→ **Task to carry out**
Produce an exact copy of all the records.

BEGIN

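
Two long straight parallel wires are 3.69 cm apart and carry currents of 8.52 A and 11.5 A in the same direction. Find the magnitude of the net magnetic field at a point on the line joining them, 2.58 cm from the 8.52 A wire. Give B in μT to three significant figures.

B ≈ 141 μT

Each long wire gives B = μ₀I/(2πd). Distances are d₁ = 0.0258 m and d₂ = 0.0111 m.
B₁ = 6.60×10⁻⁵ T, B₂ = 2.07×10⁻⁴ T.
Between parallel currents the two contributions point in opposite directions, so they subtract. B = |B₁ − B₂| = |6.60×10⁻⁵ − 2.07×10⁻⁴| = 1.41×10⁻⁴ T.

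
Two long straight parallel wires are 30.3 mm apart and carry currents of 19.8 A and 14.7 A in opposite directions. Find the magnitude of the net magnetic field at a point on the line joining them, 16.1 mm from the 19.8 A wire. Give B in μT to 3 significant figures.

B ≈ 453 μT

Each long wire gives B = μ₀I/(2πd). Distances are d₁ = 0.0161 m and d₂ = 0.0142 m.
B₁ = 2.46×10⁻⁴ T, B₂ = 2.07×10⁻⁴ T.
Between antiparallel currents both contributions point the same way, so they add. B = B₁ + B₂ = 2.46×10⁻⁴ + 2.07×10⁻⁴ = 4.53×10⁻⁴ T.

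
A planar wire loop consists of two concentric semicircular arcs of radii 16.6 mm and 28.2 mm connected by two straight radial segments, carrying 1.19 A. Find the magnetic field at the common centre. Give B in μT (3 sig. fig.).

B ≈ 9.26 μT

The radial connectors point toward the centre, so dl × r̂ = 0 and they contribute nothing.
Each semicircle gives μ₀I/(4R): inner arc 2.25×10⁻⁵ T, outer arc 1.33×10⁻⁵ T.
The two arcs carry current in opposite angular senses, so their fields oppose: B = |2.25×10⁻⁵ − 1.33×10⁻⁵| = 9.26×10⁻⁶ T.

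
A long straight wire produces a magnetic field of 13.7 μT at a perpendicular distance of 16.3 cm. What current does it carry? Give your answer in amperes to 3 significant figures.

I ≈ 11.2 A

For a long straight wire B = μ₀I/(2πd), so I = 2πdB/μ₀.
I = 2π × 0.163 × 1.37×10⁻⁵ / (4π×10⁻⁷) = 11.2 A.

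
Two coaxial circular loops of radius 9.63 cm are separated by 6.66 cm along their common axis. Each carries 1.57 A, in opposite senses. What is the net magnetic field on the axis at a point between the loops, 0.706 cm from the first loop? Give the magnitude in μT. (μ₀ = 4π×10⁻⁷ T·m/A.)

Each loop contributes B = μ₀IR²/[2(R²+z²)^(3/2)] on the axis, with z measured from that loop.
Loop 1 (z = 0.00706 m): B₁ = 1.02×10⁻⁵ T. Loop 2 (z = 0.05954 m): B₂ = 6.30×10⁻⁶ T.
The fields oppose: B = |B₁ − B₂| = 3.86×10⁻⁶ T.

B ≈ 3.86 μT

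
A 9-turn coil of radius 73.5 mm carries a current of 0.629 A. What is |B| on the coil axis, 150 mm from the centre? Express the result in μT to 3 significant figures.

For an N-turn flat coil, B = Nμ₀IR²/[2(R²+z²)^(3/2)] with R = 0.0735 m, z = 0.15 m.
B = 9 × 4.58×10⁻⁷ T = 4.12×10⁻⁶ T.

B ≈ 4.12 μT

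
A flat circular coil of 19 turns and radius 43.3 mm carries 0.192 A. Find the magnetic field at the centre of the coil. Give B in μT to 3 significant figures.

B ≈ 52.9 μT

For an N-turn flat coil, B = Nμ₀I/(2R) with R = 0.0433 m.
B = 19 × 2.79×10⁻⁶ T = 5.29×10⁻⁵ T.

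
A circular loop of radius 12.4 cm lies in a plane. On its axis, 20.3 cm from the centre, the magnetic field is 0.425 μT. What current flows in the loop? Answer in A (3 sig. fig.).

On the axis of a loop, B = μ₀IR²/[2(R²+z²)^(3/2)], so I = 2B(R²+z²)^(3/2)/(μ₀R²).
R² + z² = 0.01538 + 0.04121 = 0.05659 m²; raised to 3/2 gives 1.35×10⁻² m³.
I = 2 × 4.25×10⁻⁷ × 1.35×10⁻² / (1.26×10⁻⁶ × 0.01538) = 0.592 A.

I ≈ 0.592 A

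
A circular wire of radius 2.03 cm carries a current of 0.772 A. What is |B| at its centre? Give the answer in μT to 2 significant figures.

At the centre of a circular loop the Biot–Savart law gives B = μ₀I/(2R).
B = (4π×10⁻⁷ × 0.772) / (2 × 0.0203) = 2.39×10⁻⁵ T.

B ≈ 24 μT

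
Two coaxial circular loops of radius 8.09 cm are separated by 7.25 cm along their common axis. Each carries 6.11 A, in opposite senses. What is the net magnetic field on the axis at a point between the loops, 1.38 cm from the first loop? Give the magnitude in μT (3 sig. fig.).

Each loop contributes B = μ₀IR²/[2(R²+z²)^(3/2)] on the axis, with z measured from that loop.
Loop 1 (z = 0.0138 m): B₁ = 4.55×10⁻⁵ T. Loop 2 (z = 0.0587 m): B₂ = 2.52×10⁻⁵ T.
The fields oppose: B = |B₁ − B₂| = 2.03×10⁻⁵ T.

B ≈ 20.3 μT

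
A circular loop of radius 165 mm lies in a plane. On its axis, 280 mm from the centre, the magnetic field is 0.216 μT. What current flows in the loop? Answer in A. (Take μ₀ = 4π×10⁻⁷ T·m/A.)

On the axis of a loop, B = μ₀IR²/[2(R²+z²)^(3/2)], so I = 2B(R²+z²)^(3/2)/(μ₀R²).
R² + z² = 0.02723 + 0.0784 = 0.1056 m²; raised to 3/2 gives 3.43×10⁻² m³.
I = 2 × 2.16×10⁻⁷ × 3.43×10⁻² / (1.26×10⁻⁶ × 0.02723) = 0.433 A.

I ≈ 0.433 A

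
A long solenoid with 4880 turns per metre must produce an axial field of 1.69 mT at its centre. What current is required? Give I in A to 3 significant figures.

I ≈ 0.276 A

Inside a long solenoid B = μ₀nI with n = 4880 m⁻¹, so I = B/(μ₀n).
I = 1.69×10⁻³ / (4π×10⁻⁷ × 4880) = 0.276 A.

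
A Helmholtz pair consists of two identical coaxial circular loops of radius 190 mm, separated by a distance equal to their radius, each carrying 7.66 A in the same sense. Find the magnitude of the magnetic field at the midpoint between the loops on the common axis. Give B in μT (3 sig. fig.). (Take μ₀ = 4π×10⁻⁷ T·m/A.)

B ≈ 36.3 μT

Each loop contributes B = μ₀IR²/[2(R²+z²)^(3/2)] on the axis, with z measured from that loop.
Loop 1 (z = 0.095 m): B₁ = 1.81×10⁻⁵ T. Loop 2 (z = 0.095 m): B₂ = 1.81×10⁻⁵ T.
The fields add: B = B₁ + B₂ = 3.63×10⁻⁵ T.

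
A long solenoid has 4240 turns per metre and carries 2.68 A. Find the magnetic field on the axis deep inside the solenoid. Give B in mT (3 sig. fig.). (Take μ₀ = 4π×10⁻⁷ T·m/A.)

B ≈ 14.3 mT

Inside a long solenoid, B = μ₀nI with n = 4240 turns/m.
B = 4π×10⁻⁷ × 4240 × 2.68 = 1.43×10⁻² T.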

END

→ **Answer box**
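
Two long straight parallel wires are 3.69 cm apart and carry currents of 8.52 A and 11.5 A in the same direction. Find the magnitude of the net magnetic field at a point on the line joining them, 2.58 cm from the 8.52 A wire. Give B in μT to three significant figures.

B ≈ 141 μT

Each long wire gives B = μ₀I/(2πd). Distances are d₁ = 0.0258 m and d₂ = 0.0111 m.
B₁ = 6.60×10⁻⁵ T, B₂ = 2.07×10⁻⁴ T.
Between parallel currents the two contributions point in opposite directions, so they subtract. B = |B₁ − B₂| = |6.60×10⁻⁵ − 2.07×10⁻⁴| = 1.41×10⁻⁴ T.

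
Two long straight parallel wires are 30.3 mm apart and carry currents of 19.8 A and 14.7 A in opposite directions. Find the magnitude of the net magnetic field at a point on the line joining them, 16.1 mm from the 19.8 A wire. Give B in μT to 3 significant figures.

B ≈ 453 μT

Each long wire gives B = μ₀I/(2πd). Distances are d₁ = 0.0161 m and d₂ = 0.0142 m.
B₁ = 2.46×10⁻⁴ T, B₂ = 2.07×10⁻⁴ T.
Between antiparallel currents both contributions point the same way, so they add. B = B₁ + B₂ = 2.46×10⁻⁴ + 2.07×10⁻⁴ = 4.53×10⁻⁴ T.

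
A planar wire loop consists of two concentric semicircular arcs of radii 16.6 mm and 28.2 mm connected by two straight radial segments, carrying 1.19 A. Find the magnetic field at the common centre. Give B in μT (3 sig. fig.).

B ≈ 9.26 μT

The radial connectors point toward the centre, so dl × r̂ = 0 and they contribute nothing.
Each semicircle gives μ₀I/(4R): inner arc 2.25×10⁻⁵ T, outer arc 1.33×10⁻⁵ T.
The two arcs carry current in opposite angular senses, so their fields oppose: B = |2.25×10⁻⁵ − 1.33×10⁻⁵| = 9.26×10⁻⁶ T.

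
A long straight wire produces a magnetic field of 13.7 μT at a perpendicular distance of 16.3 cm. What current does it carry? Give your answer in amperes to 3 significant figures.

I ≈ 11.2 A

For a long straight wire B = μ₀I/(2πd), so I = 2πdB/μ₀.
I = 2π × 0.163 × 1.37×10⁻⁵ / (4π×10⁻⁷) = 11.2 A.

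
Two coaxial circular loops of radius 9.63 cm are separated by 6.66 cm along their common axis. Each carries 1.57 A, in opposite senses. What is the net magnetic field on the axis at a point between the loops, 0.706 cm from the first loop? Give the magnitude in μT. (μ₀ = 4π×10⁻⁷ T·m/A.)

Each loop contributes B = μ₀IR²/[2(R²+z²)^(3/2)] on the axis, with z measured from that loop.
Loop 1 (z = 0.00706 m): B₁ = 1.02×10⁻⁵ T. Loop 2 (z = 0.05954 m): B₂ = 6.30×10⁻⁶ T.
The fields oppose: B = |B₁ − B₂| = 3.86×10⁻⁶ T.

B ≈ 3.86 μT

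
A 9-turn coil of radius 73.5 mm carries a current of 0.629 A. What is |B| on the coil axis, 150 mm from the centre? Express the result in μT to 3 significant figures.

For an N-turn flat coil, B = Nμ₀IR²/[2(R²+z²)^(3/2)] with R = 0.0735 m, z = 0.15 m.
B = 9 × 4.58×10⁻⁷ T = 4.12×10⁻⁶ T.

B ≈ 4.12 μT

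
A flat circular coil of 19 turns and radius 43.3 mm carries 0.192 A. Find the magnetic field at the centre of the coil. Give B in μT to 3 significant figures.

B ≈ 52.9 μT

For an N-turn flat coil, B = Nμ₀I/(2R) with R = 0.0433 m.
B = 19 × 2.79×10⁻⁶ T = 5.29×10⁻⁵ T.

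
A circular loop of radius 12.4 cm lies in a plane. On its axis, 20.3 cm from the centre, the magnetic field is 0.425 μT. What current flows in the loop? Answer in A (3 sig. fig.).

On the axis of a loop, B = μ₀IR²/[2(R²+z²)^(3/2)], so I = 2B(R²+z²)^(3/2)/(μ₀R²).
R² + z² = 0.01538 + 0.04121 = 0.05659 m²; raised to 3/2 gives 1.35×10⁻² m³.
I = 2 × 4.25×10⁻⁷ × 1.35×10⁻² / (1.26×10⁻⁶ × 0.01538) = 0.592 A.

I ≈ 0.592 A

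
A circular wire of radius 2.03 cm carries a current of 0.772 A. What is |B| at its centre? Give the answer in μT to 2 significant figures.

At the centre of a circular loop the Biot–Savart law gives B = μ₀I/(2R).
B = (4π×10⁻⁷ × 0.772) / (2 × 0.0203) = 2.39×10⁻⁵ T.

B ≈ 24 μT

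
Two coaxial circular loops of radius 8.09 cm are separated by 7.25 cm along their common axis. Each carries 6.11 A, in opposite senses. What is the net magnetic field on the axis at a point between the loops, 1.38 cm from the first loop? Give the magnitude in μT (3 sig. fig.).

Each loop contributes B = μ₀IR²/[2(R²+z²)^(3/2)] on the axis, with z measured from that loop.
Loop 1 (z = 0.0138 m): B₁ = 4.55×10⁻⁵ T. Loop 2 (z = 0.0587 m): B₂ = 2.52×10⁻⁵ T.
The fields oppose: B = |B₁ − B₂| = 2.03×10⁻⁵ T.

B ≈ 20.3 μT

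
A circular loop of radius 165 mm lies in a plane. On its axis, 280 mm from the centre, the magnetic field is 0.216 μT. What current flows in the loop? Answer in A. (Take μ₀ = 4π×10⁻⁷ T·m/A.)

On the axis of a loop, B = μ₀IR²/[2(R²+z²)^(3/2)], so I = 2B(R²+z²)^(3/2)/(μ₀R²).
R² + z² = 0.02723 + 0.0784 = 0.1056 m²; raised to 3/2 gives 3.43×10⁻² m³.
I = 2 × 2.16×10⁻⁷ × 3.43×10⁻² / (1.26×10⁻⁶ × 0.02723) = 0.433 A.

I ≈ 0.433 A

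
A long solenoid with 4880 turns per metre must produce an axial field of 1.69 mT at its centre. What current is required? Give I in A to 3 significant figures.

I ≈ 0.276 A

Inside a long solenoid B = μ₀nI with n = 4880 m⁻¹, so I = B/(μ₀n).
I = 1.69×10⁻³ / (4π×10⁻⁷ × 4880) = 0.276 A.

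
A Helmholtz pair consists of two identical coaxial circular loops of radius 190 mm, separated by a distance equal to their radius, each carrying 7.66 A in the same sense. Find the magnitude of the magnetic field at the midpoint between the loops on the common axis. Give B in μT (3 sig. fig.). (Take μ₀ = 4π×10⁻⁷ T·m/A.)

B ≈ 36.3 μT

Each loop contributes B = μ₀IR²/[2(R²+z²)^(3/2)] on the axis, with z measured from that loop.
Loop 1 (z = 0.095 m): B₁ = 1.81×10⁻⁵ T. Loop 2 (z = 0.095 m): B₂ = 1.81×10⁻⁵ T.
The fields add: B = B₁ + B₂ = 3.63×10⁻⁵ T.

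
A long solenoid has 4240 turns per metre and carries 2.68 A. Find the magnetic field on the axis deep inside the solenoid. Give B in mT (3 sig. fig.). (Take μ₀ = 4π×10⁻⁷ T·m/A.)

B ≈ 14.3 mT

Inside a long solenoid, B = μ₀nI with n = 4240 turns/m.
B = 4π×10⁻⁷ × 4240 × 2.68 = 1.43×10⁻² T.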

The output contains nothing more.